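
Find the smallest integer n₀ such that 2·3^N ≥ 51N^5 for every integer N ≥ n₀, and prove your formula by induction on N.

n₀ = 16

At N = 15: 28697814 < 38728125, so the inequality fails and n₀ ≥ 16. We prove 2·3^N ≥ 51N^5 for all N ≥ 16.
Base step (N = 16): 2·3^N = 86093442 and 51N^5 = 53477376, so 86093442 ≥ 53477376.
Inductive step: assume the claim holds for N = k, so 2·3^k ≥ 51k^5.
Then 2·3^(k + 1) = 3·(2·3^k) ≥ 3·(51k^5).
Also, for k ≥ 16 we have 3·(51k^5) ≥ 51(k+1)^5, since 3 ≥ (1 + 1/k)^5 for all k ≥ 16.
Combining, 2·3^(k + 1) ≥ 51(k+1)^5.
This completes the induction.
Hence the smallest such n₀ is 16.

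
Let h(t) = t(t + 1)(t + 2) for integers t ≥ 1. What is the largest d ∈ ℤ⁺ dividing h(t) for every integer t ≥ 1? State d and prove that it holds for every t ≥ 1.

Computing the first values: h(1) = 6 and h(2) = 24; gcd(6, 24) = 6, so d ≤ 6.
We prove 6 | t(t + 1)(t + 2) for all t ≥ 1 by induction on t.
For the base case t = 1: h(1) = 6 = 6·(1), so 6 | h(1).
For the inductive step, assume it holds for an arbitrary r ≥ 1, i.e. 6 | h(r). Then
h(r+1) − h(r) = (r+1)·(r+2)·(r+3) − r·(r+1)·(r+2) = (r+1)·(r+2)·[(r+3) − r] = 3·(r+1)·(r+2). The product of 2 consecutive integers is divisible by (2)! = 2, so h(r+1) − h(r) is divisible by 3·2 = 6. By the inductive hypothesis 6 | h(r), hence 6 | h(r+1).
By induction, the statement is established for all t ≥ 1.
Therefore the largest such d is 6.

d = 6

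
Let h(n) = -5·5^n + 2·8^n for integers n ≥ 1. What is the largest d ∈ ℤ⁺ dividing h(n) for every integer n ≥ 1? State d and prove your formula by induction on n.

d = 3

Computing the first values: h(1) = -9 and h(2) = 3; gcd(-9, 3) = 3, so d ≤ 3.
We prove 3 | -5·5^n + 2·8^n for all n ≥ 1 by induction on n.
Base step (n = 1): h(1) = -9 = 3·(-3), so 3 | h(1).
Inductive step: suppose the statement holds for some k ≥ 1, i.e. 3 | h(k). Then
h(k+1) − 8·h(k) = (-5·5^(k+1) + 2·8^(k+1)) − 8·(-5·5^k + 2·8^k) = (-5)·5^k·(5 − 8) = (15)·5^k. Since 3 | h(k) by the inductive hypothesis, 3 | 8·h(k); and 3 | 15 since 15 = 3·5. Therefore 3 | h(k+1).
By induction, the statement is established for all n ≥ 1.
Therefore the largest such d is 3.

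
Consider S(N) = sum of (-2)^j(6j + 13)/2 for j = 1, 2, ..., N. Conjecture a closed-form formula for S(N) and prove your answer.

S(N) = (-2)^N(2N + 5) - 5

We claim S(N) = (-2)^N(2N + 5) - 5 for all N ≥ 1.
Base step (N = 1): S(1) = -19, and the closed form gives -19. They agree.
Inductive step: assume the claim holds for N = j, so S(j) = (-2)^j(2j + 5) - 5.
Then S(j+1) = S(j) + ((-2)^j(-6j - 19)) = ((-2)^j(2j + 5) - 5) + ((-2)^j(-6j - 19)).
Simplifying, S(j+1) = -4(-2)^j·j - 14(-2)^j - 5 = (-2)^(j+1)(2(j+1) + 5) - 5,
which is the closed form with N = j+1.
This completes the induction.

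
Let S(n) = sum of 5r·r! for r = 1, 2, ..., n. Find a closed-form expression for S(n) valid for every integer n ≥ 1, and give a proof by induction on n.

We claim S(n) = 5(n + 1)! - 5 for all n ≥ 1.
Base case (n = 1): S(1) = 5, and the closed form gives 5. They agree.
Suppose the result is true for n = r, so S(r) = 5(r + 1)! - 5.
Then S(r+1) = S(r) + (5(r + 1)(r + 1)!) = (5(r + 1)! - 5) + (5(r + 1)(r + 1)!).
Simplifying, S(r+1) = 5((r+1) + 1)! - 5,
which is the closed form with n = r+1.
This completes the induction.

S(n) = 5(n + 1)! - 5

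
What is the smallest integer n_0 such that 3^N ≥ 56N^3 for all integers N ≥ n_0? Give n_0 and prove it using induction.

At N = 9: 19683 < 40824, so the inequality fails and n_0 ≥ 10. We prove 3^N ≥ 56N^3 for all N ≥ 10.
When N = 10: 3^N = 59049 and 56N^3 = 56000, so 59049 ≥ 56000.
Inductive step: suppose the statement holds for some k ≥ 10, so 3^k ≥ 56k^3.
Then 3^(k + 1) = 3·(3^k) ≥ 3·(56k^3).
Also, for k ≥ 10 we have 3·(56k^3) ≥ 56(k+1)^3, since 3 ≥ (1 + 1/k)^3 for all k ≥ 10.
Combining, 3^(k + 1) ≥ 56(k+1)^3.
This completes the induction.
Hence the smallest such n_0 is 10.

n_0 = 10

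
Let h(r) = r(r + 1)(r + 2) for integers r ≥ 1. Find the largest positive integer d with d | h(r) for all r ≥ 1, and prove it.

Computing the first values: h(1) = 6 and h(2) = 24; gcd(6, 24) = 6, so d ≤ 6.
We prove 6 | r(r + 1)(r + 2) for all r ≥ 1 by induction on r.
When r = 1: h(1) = 6 = 6·(1), so 6 | h(1).
Suppose the result is true for r = k, i.e. 6 | h(k). Then
h(k+1) − h(k) = (k+1)·(k+2)·(k+3) − k·(k+1)·(k+2) = (k+1)·(k+2)·[(k+3) − k] = 3·(k+1)·(k+2). The product of 2 consecutive integers is divisible by (2)! = 2, so h(k+1) − h(k) is divisible by 3·2 = 6. By the inductive hypothesis 6 | h(k), hence 6 | h(k+1).
By induction, the statement is established for all r ≥ 1.
Therefore the largest such d is 6.

d = 6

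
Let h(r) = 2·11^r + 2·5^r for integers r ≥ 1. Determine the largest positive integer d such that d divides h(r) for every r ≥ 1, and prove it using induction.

d = 4

Computing the first values: h(1) = 32 and h(2) = 292; gcd(32, 292) = 4, so d ≤ 4.
We prove 4 | 2·11^r + 2·5^r for all r ≥ 1 by induction on r.
Base step (r = 1): h(1) = 32 = 4·(8), so 4 | h(1).
Inductive step: assume the claim holds for r = p, i.e. 4 | h(p). Then
h(p+1) − 11·h(p) = (2·11^(p+1) + 2·5^(p+1)) − 11·(2·11^p + 2·5^p) = (2)·5^p·(5 − 11) = (-12)·5^p. Since 4 | h(p) by the inductive hypothesis, 4 | 11·h(p); and 4 | -12 since -12 = 4·-3. Therefore 4 | h(p+1).
Hence, by induction on r, the claim holds for every r ≥ 1.
Therefore the largest such d is 4.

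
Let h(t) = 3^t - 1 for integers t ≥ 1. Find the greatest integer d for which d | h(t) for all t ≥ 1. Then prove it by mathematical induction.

Computing the first values: h(1) = 2 and h(2) = 8; gcd(2, 8) = 2, so d ≤ 2.
We prove 2 | 3^t - 1 for all t ≥ 1 by induction on t.
Base step (t = 1): h(1) = 2 = 2·(1), so 2 | h(1).
Inductive step: assume the claim holds for t = m, i.e. 2 | h(m). Then
3^{m+1} − 1^{m+1} = 3·3^m − 1·1^m = 3·(3^m − 1^m) + (2)·1^m. The first term is divisible by 2 by the inductive hypothesis, and the second term (2)·1^m is divisible by 2 since 2 | 2. Hence 2 | h(m+1).
Hence, by induction on t, the claim holds for every t ≥ 1.
Therefore the largest such d is 2.

d = 2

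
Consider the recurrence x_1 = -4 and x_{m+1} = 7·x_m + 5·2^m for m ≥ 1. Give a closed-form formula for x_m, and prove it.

x_m = -2^m - 2·7^(m - 1)

Computing the first terms: x_1 = -4, x_2 = -18, x_3 = -106. This suggests x_m = -2^m - 2·7^(m - 1).
When m = 1: the formula gives -4 = -4 = x_1.
Suppose the result is true for m = j, so x_j = -2^j - 2·7^(j - 1).
Then x_{j+1} = 7·x_j + 5·2^j = 7·(-2^j - 2·7^(j - 1)) + 5·2^j = -2^(j + 1) - 2·7^j = -2^(j+1) - 2·7^((j+1) - 1),
which is the claimed formula at m = j+1.
By the principle of mathematical induction, the result holds for all m ≥ 1.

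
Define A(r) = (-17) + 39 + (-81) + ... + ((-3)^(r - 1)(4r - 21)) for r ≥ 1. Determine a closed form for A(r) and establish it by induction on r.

We claim A(r) = (-3)^r(-r + 5) - 5 for all r ≥ 1.
Base case (r = 1): A(1) = -17, and the closed form gives -17. They agree.
Inductive step: suppose the statement holds for some m ≥ 1, so A(m) = (-3)^m(-m + 5) - 5.
Then A(m+1) = A(m) + ((-3)^m(4m - 17)) = ((-3)^m(-m + 5) - 5) + ((-3)^m(4m - 17)).
Simplifying, A(m+1) = 3(-3)^m·m - 12(-3)^m - 5 = (-3)^(m+1)(-(m+1) + 5) - 5,
which is the closed form with r = m+1.
Hence, by induction on r, the claim holds for every r ≥ 1.

A(r) = (-3)^r(-r + 5) - 5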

• What you are asked to do: Look above for the line containing "Consider the recurrence", then transcribe it and all lines after it through the last, exactly and with nothing else.

• Answer to this task:
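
Consider the recurrence x_1 = -4 and x_{m+1} = 7·x_m + 5·2^m for m ≥ 1. Give a closed-form formula for x_m, and prove it.

x_m = -2^m - 2·7^(m - 1)

Computing the first terms: x_1 = -4, x_2 = -18, x_3 = -106. This suggests x_m = -2^m - 2·7^(m - 1).
When m = 1: the formula gives -4 = -4 = x_1.
Suppose the result is true for m = j, so x_j = -2^j - 2·7^(j - 1).
Then x_{j+1} = 7·x_j + 5·2^j = 7·(-2^j - 2·7^(j - 1)) + 5·2^j = -2^(j + 1) - 2·7^j = -2^(j+1) - 2·7^((j+1) - 1),
which is the claimed formula at m = j+1.
By the principle of mathematical induction, the result holds for all m ≥ 1.

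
Define A(r) = (-17) + 39 + (-81) + ... + ((-3)^(r - 1)(4r - 21)) for r ≥ 1. Determine a closed form for A(r) and establish it by induction on r.

We claim A(r) = (-3)^r(-r + 5) - 5 for all r ≥ 1.
Base case (r = 1): A(1) = -17, and the closed form gives -17. They agree.
Inductive step: suppose the statement holds for some m ≥ 1, so A(m) = (-3)^m(-m + 5) - 5.
Then A(m+1) = A(m) + ((-3)^m(4m - 17)) = ((-3)^m(-m + 5) - 5) + ((-3)^m(4m - 17)).
Simplifying, A(m+1) = 3(-3)^m·m - 12(-3)^m - 5 = (-3)^(m+1)(-(m+1) + 5) - 5,
which is the closed form with r = m+1.
Hence, by induction on r, the claim holds for every r ≥ 1.

A(r) = (-3)^r(-r + 5) - 5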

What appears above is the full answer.